WHAT YOU ARE ASKED TO DO: In the entries below, find the line with "Rx 8: toride" and print exactly every line from there up to and including the line with "Initially present: hexate, halide, selane.", with no other lines.

DATA RECORDS:
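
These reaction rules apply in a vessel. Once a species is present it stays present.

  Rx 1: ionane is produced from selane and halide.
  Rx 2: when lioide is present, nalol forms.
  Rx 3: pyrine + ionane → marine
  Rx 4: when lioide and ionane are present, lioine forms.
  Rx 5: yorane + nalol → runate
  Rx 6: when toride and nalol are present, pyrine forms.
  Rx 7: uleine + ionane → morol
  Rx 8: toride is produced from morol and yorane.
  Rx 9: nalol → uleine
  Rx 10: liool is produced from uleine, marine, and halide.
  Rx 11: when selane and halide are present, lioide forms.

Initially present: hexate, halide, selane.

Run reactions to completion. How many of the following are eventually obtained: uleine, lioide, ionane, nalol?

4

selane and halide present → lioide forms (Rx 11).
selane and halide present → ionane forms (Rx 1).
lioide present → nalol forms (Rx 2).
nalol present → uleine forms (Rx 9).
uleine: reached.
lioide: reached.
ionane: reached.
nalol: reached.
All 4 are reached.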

ANSWER AREA:
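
  Rx 8: toride is produced from morol and yorane.
  Rx 9: nalol → uleine
  Rx 10: liool is produced from uleine, marine, and halide.
  Rx 11: when selane and halide are present, lioide forms.

Initially present: hexate, halide, selane.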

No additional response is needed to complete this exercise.